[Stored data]

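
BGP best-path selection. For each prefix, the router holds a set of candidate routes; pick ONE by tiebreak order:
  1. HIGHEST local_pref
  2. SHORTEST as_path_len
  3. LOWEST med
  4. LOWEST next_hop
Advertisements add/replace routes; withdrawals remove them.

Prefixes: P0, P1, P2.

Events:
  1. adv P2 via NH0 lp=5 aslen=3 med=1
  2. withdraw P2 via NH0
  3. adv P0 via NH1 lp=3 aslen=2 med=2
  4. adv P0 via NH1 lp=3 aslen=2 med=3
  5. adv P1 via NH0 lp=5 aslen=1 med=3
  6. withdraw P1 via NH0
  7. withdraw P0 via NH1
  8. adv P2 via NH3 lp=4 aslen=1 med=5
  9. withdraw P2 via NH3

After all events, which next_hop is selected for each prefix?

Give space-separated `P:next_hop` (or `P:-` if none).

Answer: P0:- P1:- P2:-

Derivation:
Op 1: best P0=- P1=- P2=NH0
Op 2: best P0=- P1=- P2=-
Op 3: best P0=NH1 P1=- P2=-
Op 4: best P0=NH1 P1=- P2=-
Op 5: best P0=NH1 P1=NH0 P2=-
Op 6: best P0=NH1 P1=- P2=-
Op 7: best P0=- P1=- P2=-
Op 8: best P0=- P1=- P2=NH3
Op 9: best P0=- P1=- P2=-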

==

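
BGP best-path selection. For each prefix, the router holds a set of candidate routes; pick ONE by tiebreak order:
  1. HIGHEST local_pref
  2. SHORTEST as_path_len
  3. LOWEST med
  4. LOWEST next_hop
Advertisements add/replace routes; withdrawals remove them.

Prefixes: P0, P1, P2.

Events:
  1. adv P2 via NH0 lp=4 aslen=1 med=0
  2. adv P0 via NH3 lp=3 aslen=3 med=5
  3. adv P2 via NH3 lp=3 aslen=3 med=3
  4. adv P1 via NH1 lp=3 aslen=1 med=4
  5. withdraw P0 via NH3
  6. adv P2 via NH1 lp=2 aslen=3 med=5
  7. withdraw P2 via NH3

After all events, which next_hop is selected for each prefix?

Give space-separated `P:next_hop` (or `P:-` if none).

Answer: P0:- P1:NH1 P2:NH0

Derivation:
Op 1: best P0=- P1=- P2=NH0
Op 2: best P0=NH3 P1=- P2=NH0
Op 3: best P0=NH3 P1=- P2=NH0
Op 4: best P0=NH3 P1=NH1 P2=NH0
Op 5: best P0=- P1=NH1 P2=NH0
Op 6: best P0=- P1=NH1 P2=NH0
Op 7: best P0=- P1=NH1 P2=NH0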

What is required — Pull out every line of the entries that includes the word "aslen".

Answer area —
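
  1. adv P2 via NH0 lp=5 aslen=3 med=1
  3. adv P0 via NH1 lp=3 aslen=2 med=2
  4. adv P0 via NH1 lp=3 aslen=2 med=3
  5. adv P1 via NH0 lp=5 aslen=1 med=3
  8. adv P2 via NH3 lp=4 aslen=1 med=5
  1. adv P2 via NH0 lp=4 aslen=1 med=0
  2. adv P0 via NH3 lp=3 aslen=3 med=5
  3. adv P2 via NH3 lp=3 aslen=3 med=3
  4. adv P1 via NH1 lp=3 aslen=1 med=4
  6. adv P2 via NH1 lp=2 aslen=3 med=5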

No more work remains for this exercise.